WORK INSTRUCTION:
Give back exactly the lines from the one holding "A station at 68.5274°S, 84.3671°W" to the last line of the entries, both included, and nothing more.

THE DATA:
● ● ● ● ● ● ●
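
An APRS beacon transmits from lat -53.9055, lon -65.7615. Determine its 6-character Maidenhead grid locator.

FD76cc

Add 180° to longitude and 90° to latitude: 114.2385, 36.0945.
Field (20°×10°, letters A–R): 114.2385/20 → 5 → F, 36.0945/10 → 3 → D; chars FD.
Square (2°×1°, digits 0–9): 14.2385/2 → 7, 6.0945/1 → 6; chars 76.
Subsquare (5′×2.5′, letters a–x): 0.2385/0.0833333 → 2 → c, 0.0945/0.0416667 → 2 → c; chars cc.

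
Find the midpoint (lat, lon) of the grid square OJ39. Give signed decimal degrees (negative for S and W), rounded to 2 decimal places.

9.50, 107.00

Field O=14, J=9: +14·20° lon, +9·10° lat → SW at lon 100°, lat 0°.
Square 3, 9: +3·2° lon, +9·1° lat → SW at lon 106°, lat 9°.
Cell spans 2° lon × 1° lat. Centre is SW corner plus half of each.
latitude 9.50, longitude 107.00.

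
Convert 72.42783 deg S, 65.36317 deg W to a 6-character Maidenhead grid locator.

FB77hn

Offset from 180°W / 90°S: lon 114.6368°, lat 17.5722°.
Field: lon ⌊114.6368/20⌋ = 5 → F; lat ⌊17.5722/10⌋ = 1 → B.
Square: lon ⌊14.6368/2⌋ = 7; lat ⌊7.5722/1⌋ = 7.
Subsquare: lon ⌊0.6368/0.0833333⌋ = 7 → h; lat ⌊0.5722/0.0416667⌋ = 13 → n.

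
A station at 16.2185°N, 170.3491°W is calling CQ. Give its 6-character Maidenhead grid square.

Offset from 180°W / 90°S: lon 9.6509°, lat 106.2185°.
Field: 9.6509/20 → 0 → A, 106.2185/10 → 10 → K; chars AK.
Square: 9.6509/2 → 4, 6.2185/1 → 6; chars 46.
Subsquare: 1.6509/0.0833333 → 19 → t, 0.2185/0.0416667 → 5 → f; chars tf.

AK46tf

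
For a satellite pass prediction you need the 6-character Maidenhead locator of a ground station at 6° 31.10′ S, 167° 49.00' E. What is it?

Offset from 180°W / 90°S: lon 347.8167°, lat 83.4817°.
Field: 347.8167/20 → 17 → R, 83.4817/10 → 8 → I; chars RI.
Square: 7.8167/2 → 3, 3.4817/1 → 3; chars 33.
Subsquare: 1.8167/0.0833333 → 21 → v, 0.4817/0.0416667 → 11 → l; chars vl.

RI33vl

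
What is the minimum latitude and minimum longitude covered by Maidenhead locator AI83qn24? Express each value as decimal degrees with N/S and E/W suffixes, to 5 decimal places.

Field A=0, I=8: +0·20° lon, +8·10° lat → SW at lon -180°, lat -10°.
Square 8, 3: +8·2° lon, +3·1° lat → SW at lon -164°, lat -7°.
Subsquare q=16, n=13: +16·0.0833333° lon, +13·0.0416667° lat → SW at lon -162.667°, lat -6.45833°.
Extended square 2, 4: +2·0.00833333° lon, +4·0.00416667° lat → SW at lon -162.65°, lat -6.44167°.
latitude 6.44167° S, longitude 162.65000° W.

6.44167° S, 162.65000° W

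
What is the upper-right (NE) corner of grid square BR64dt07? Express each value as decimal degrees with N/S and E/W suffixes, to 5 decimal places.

84.82500° N, 147.74167° W

Field B=1, R=17: +1·20° lon, +17·10° lat → SW at lon -160°, lat 80°.
Square 6, 4: +6·2° lon, +4·1° lat → SW at lon -148°, lat 84°.
Subsquare d=3, t=19: +3·0.0833333° lon, +19·0.0416667° lat → SW at lon -147.75°, lat 84.7917°.
Extended square 0, 7: +0·0.00833333° lon, +7·0.00416667° lat → SW at lon -147.75°, lat 84.8208°.
Cell spans 0.00833333° lon × 0.00416667° lat. NE corner is SW corner plus one full cell.
latitude 84.82500° N, longitude 147.74167° W.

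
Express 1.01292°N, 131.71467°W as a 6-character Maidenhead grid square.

CJ41da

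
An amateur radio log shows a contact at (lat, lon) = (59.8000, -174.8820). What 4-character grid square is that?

AO29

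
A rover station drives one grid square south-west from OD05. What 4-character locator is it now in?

Longitude square 0; −1 → -1, wraps to 9, carry into field.
Longitude field O = 14; −1 → 13 = N.
Latitude square 5; −1 → 4.

ND94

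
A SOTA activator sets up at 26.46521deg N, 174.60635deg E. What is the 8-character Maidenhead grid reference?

Offset from 180°W / 90°S: lon 354.60635°, lat 116.46521°.
Field: 354.60635/20 → 17 → R, 116.46521/10 → 11 → L; chars RL.
Square: 14.60635/2 → 7, 6.46521/1 → 6; chars 76.
Subsquare: 0.60635/0.0833333 → 7 → h, 0.46521/0.0416667 → 11 → l; chars hl.
Extended square: 0.02302/0.00833333 → 2, 0.00688/0.00416667 → 1; chars 21.

RL76hl21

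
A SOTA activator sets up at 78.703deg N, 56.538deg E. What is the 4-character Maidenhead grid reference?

Shift to the Maidenhead origin (180°W, 90°S): lon 236.54, lat 168.70.
Field: lon ⌊236.54/20⌋ = 11 → L; lat ⌊168.70/10⌋ = 16 → Q.
Square: lon ⌊16.54/2⌋ = 8; lat ⌊8.70/1⌋ = 8.

LQ88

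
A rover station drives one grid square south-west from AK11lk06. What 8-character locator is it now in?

AK11kk95

Longitude extended square 0; −1 → -1, wraps to 9, carry into subsquare.
Longitude subsquare l = 11; −1 → 10 = k.
Latitude extended square 6; −1 → 5.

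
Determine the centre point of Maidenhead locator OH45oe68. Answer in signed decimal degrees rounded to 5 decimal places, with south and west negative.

-14.79792, 109.22083

Field O=14, H=7: +14·20° lon, +7·10° lat → SW at lon 100°, lat -20°.
Square 4, 5: +4·2° lon, +5·1° lat → SW at lon 108°, lat -15°.
Subsquare o=14, e=4: +14·0.0833333° lon, +4·0.0416667° lat → SW at lon 109.167°, lat -14.8333°.
Extended square 6, 8: +6·0.00833333° lon, +8·0.00416667° lat → SW at lon 109.217°, lat -14.8°.
Cell spans 0.00833333° lon × 0.00416667° lat. Centre is SW corner plus half of each.
latitude -14.79792, longitude 109.22083.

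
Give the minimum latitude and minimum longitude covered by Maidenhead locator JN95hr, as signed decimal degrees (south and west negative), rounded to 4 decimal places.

Field J=9, N=13: +9·20° lon, +13·10° lat → SW at lon 0°, lat 40°.
Square 9, 5: +9·2° lon, +5·1° lat → SW at lon 18°, lat 45°.
Subsquare h=7, r=17: +7·0.0833333° lon, +17·0.0416667° lat → SW at lon 18.5833°, lat 45.7083°.
latitude 45.7083, longitude 18.5833.

45.7083, 18.5833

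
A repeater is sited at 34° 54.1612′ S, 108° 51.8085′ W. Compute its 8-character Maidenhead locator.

DF55nc63

Offset from 180°W / 90°S: lon 71.13653°, lat 55.09731°.
Field: lon ⌊71.13653/20⌋ = 3 → D; lat ⌊55.09731/10⌋ = 5 → F.
Square: lon ⌊11.13653/2⌋ = 5; lat ⌊5.09731/1⌋ = 5.
Subsquare: lon ⌊1.13653/0.0833333⌋ = 13 → n; lat ⌊0.09731/0.0416667⌋ = 2 → c.
Extended square: lon ⌊0.05319/0.00833333⌋ = 6; lat ⌊0.01398/0.00416667⌋ = 3.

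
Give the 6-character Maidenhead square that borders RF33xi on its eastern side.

RF43ai

Longitude subsquare x = 23; +1 → 24, wraps to 0 = a, carry into square.
Longitude square 3; +1 → 4.
The latitude characters are unchanged.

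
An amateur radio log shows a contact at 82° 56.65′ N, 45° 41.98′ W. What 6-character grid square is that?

Shift to the Maidenhead origin (180°W, 90°S): lon 134.3003, lat 172.9442.
Field (20°×10°, letters A–R): lon ⌊134.3003/20⌋ = 6 → G; lat ⌊172.9442/10⌋ = 17 → R.
Square (2°×1°, digits 0–9): lon ⌊14.3003/2⌋ = 7; lat ⌊2.9442/1⌋ = 2.
Subsquare (5′×2.5′, letters a–x): lon ⌊0.3003/0.0833333⌋ = 3 → d; lat ⌊0.9442/0.0416667⌋ = 22 → w.

GR72dw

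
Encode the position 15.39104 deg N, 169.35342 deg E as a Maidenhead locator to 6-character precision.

RK45qj

Offset from 180°W / 90°S: lon 349.3534°, lat 105.3910°.
Field: lon ⌊349.3534/20⌋ = 17 → R; lat ⌊105.3910/10⌋ = 10 → K.
Square: lon ⌊9.3534/2⌋ = 4; lat ⌊5.3910/1⌋ = 5.
Subsquare: lon ⌊1.3534/0.0833333⌋ = 16 → q; lat ⌊0.3910/0.0416667⌋ = 9 → j.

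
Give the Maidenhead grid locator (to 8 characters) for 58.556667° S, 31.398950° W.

HD41hk26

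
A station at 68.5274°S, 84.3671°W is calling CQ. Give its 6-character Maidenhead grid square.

Offset from 180°W / 90°S: lon 95.6329°, lat 21.4726°.
Field: lon ⌊95.6329/20⌋ = 4 → E; lat ⌊21.4726/10⌋ = 2 → C.
Square: lon ⌊15.6329/2⌋ = 7; lat ⌊1.4726/1⌋ = 1.
Subsquare: lon ⌊1.6329/0.0833333⌋ = 19 → t; lat ⌊0.4726/0.0416667⌋ = 11 → l.

EC71tl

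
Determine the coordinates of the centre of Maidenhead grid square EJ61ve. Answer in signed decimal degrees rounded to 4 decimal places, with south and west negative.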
● ● ● ● ● ● ●
PROBLEM SOLUTION:
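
A station at 68.5274°S, 84.3671°W is calling CQ. Give its 6-character Maidenhead grid square.

Offset from 180°W / 90°S: lon 95.6329°, lat 21.4726°.
Field: lon ⌊95.6329/20⌋ = 4 → E; lat ⌊21.4726/10⌋ = 2 → C.
Square: lon ⌊15.6329/2⌋ = 7; lat ⌊1.4726/1⌋ = 1.
Subsquare: lon ⌊1.6329/0.0833333⌋ = 19 → t; lat ⌊0.4726/0.0416667⌋ = 11 → l.

EC71tl

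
Determine the coordinates of the centre of Maidenhead grid square EJ61ve. Answer in signed decimal degrees rounded to 4 decimal places, with south and west negative.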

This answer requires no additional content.